What to do =
Reproduce the entries. Match every word.
┄┄┄┄┄┄┄┄┄┄
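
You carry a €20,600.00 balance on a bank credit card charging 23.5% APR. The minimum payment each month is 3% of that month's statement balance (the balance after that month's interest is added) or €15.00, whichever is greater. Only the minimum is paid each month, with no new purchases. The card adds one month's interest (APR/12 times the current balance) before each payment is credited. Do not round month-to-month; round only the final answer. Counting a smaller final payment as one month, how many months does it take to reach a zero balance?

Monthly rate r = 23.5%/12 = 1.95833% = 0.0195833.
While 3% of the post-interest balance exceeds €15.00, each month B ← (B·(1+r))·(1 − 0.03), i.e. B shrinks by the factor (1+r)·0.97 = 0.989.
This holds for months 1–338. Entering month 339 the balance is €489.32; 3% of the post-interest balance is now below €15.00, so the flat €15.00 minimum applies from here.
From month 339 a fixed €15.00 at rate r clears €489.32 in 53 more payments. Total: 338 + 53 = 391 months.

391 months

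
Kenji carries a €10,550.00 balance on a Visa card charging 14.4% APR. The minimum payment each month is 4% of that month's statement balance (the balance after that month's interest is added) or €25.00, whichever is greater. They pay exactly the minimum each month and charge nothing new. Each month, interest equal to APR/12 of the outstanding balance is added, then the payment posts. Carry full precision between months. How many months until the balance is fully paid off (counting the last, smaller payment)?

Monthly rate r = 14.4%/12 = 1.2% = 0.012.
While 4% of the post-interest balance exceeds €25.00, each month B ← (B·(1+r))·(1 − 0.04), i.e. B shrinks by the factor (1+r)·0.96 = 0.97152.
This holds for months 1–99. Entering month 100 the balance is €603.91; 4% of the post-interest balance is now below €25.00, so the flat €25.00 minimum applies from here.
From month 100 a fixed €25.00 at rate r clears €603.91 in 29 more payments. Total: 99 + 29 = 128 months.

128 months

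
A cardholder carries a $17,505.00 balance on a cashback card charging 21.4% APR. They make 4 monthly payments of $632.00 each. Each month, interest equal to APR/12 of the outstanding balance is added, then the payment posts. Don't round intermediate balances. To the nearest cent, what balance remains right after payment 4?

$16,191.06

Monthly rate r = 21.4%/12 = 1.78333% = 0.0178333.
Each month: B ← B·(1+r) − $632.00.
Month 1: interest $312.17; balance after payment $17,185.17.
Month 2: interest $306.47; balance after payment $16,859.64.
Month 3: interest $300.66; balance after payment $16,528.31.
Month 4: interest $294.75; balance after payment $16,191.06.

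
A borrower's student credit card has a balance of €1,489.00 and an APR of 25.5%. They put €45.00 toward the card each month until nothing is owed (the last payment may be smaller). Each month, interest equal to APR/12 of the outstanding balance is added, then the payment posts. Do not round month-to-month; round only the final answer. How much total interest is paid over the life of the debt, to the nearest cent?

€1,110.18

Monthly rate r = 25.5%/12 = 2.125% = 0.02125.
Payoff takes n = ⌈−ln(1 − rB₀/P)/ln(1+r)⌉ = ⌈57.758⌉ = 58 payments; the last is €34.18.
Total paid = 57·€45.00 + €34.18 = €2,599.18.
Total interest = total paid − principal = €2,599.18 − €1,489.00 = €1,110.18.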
┄┄┄┄┄┄┄┄┄┄
Reply to the task =
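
You carry a €20,600.00 balance on a bank credit card charging 23.5% APR. The minimum payment each month is 3% of that month's statement balance (the balance after that month's interest is added) or €15.00, whichever is greater. Only the minimum is paid each month, with no new purchases. The card adds one month's interest (APR/12 times the current balance) before each payment is credited. Do not round month-to-month; round only the final answer. Counting a smaller final payment as one month, how many months does it take to reach a zero balance?

Monthly rate r = 23.5%/12 = 1.95833% = 0.0195833.
While 3% of the post-interest balance exceeds €15.00, each month B ← (B·(1+r))·(1 − 0.03), i.e. B shrinks by the factor (1+r)·0.97 = 0.989.
This holds for months 1–338. Entering month 339 the balance is €489.32; 3% of the post-interest balance is now below €15.00, so the flat €15.00 minimum applies from here.
From month 339 a fixed €15.00 at rate r clears €489.32 in 53 more payments. Total: 338 + 53 = 391 months.

391 months

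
Kenji carries a €10,550.00 balance on a Visa card charging 14.4% APR. The minimum payment each month is 4% of that month's statement balance (the balance after that month's interest is added) or €25.00, whichever is greater. They pay exactly the minimum each month and charge nothing new. Each month, interest equal to APR/12 of the outstanding balance is added, then the payment posts. Carry full precision between months. How many months until the balance is fully paid off (counting the last, smaller payment)?

Monthly rate r = 14.4%/12 = 1.2% = 0.012.
While 4% of the post-interest balance exceeds €25.00, each month B ← (B·(1+r))·(1 − 0.04), i.e. B shrinks by the factor (1+r)·0.96 = 0.97152.
This holds for months 1–99. Entering month 100 the balance is €603.91; 4% of the post-interest balance is now below €25.00, so the flat €25.00 minimum applies from here.
From month 100 a fixed €25.00 at rate r clears €603.91 in 29 more payments. Total: 99 + 29 = 128 months.

128 months

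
A cardholder carries a $17,505.00 balance on a cashback card charging 21.4% APR. They make 4 monthly payments of $632.00 each. Each month, interest equal to APR/12 of the outstanding balance is added, then the payment posts. Don't round intermediate balances. To the nearest cent, what balance remains right after payment 4?

$16,191.06

Monthly rate r = 21.4%/12 = 1.78333% = 0.0178333.
Each month: B ← B·(1+r) − $632.00.
Month 1: interest $312.17; balance after payment $17,185.17.
Month 2: interest $306.47; balance after payment $16,859.64.
Month 3: interest $300.66; balance after payment $16,528.31.
Month 4: interest $294.75; balance after payment $16,191.06.

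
A borrower's student credit card has a balance of €1,489.00 and an APR of 25.5%. They put €45.00 toward the card each month until nothing is owed (the last payment may be smaller). Each month, interest equal to APR/12 of the outstanding balance is added, then the payment posts. Do not round month-to-month; round only the final answer. How much total interest is paid over the life of the debt, to the nearest cent?

€1,110.18

Monthly rate r = 25.5%/12 = 2.125% = 0.02125.
Payoff takes n = ⌈−ln(1 − rB₀/P)/ln(1+r)⌉ = ⌈57.758⌉ = 58 payments; the last is €34.18.
Total paid = 57·€45.00 + €34.18 = €2,599.18.
Total interest = total paid − principal = €2,599.18 − €1,489.00 = €1,110.18.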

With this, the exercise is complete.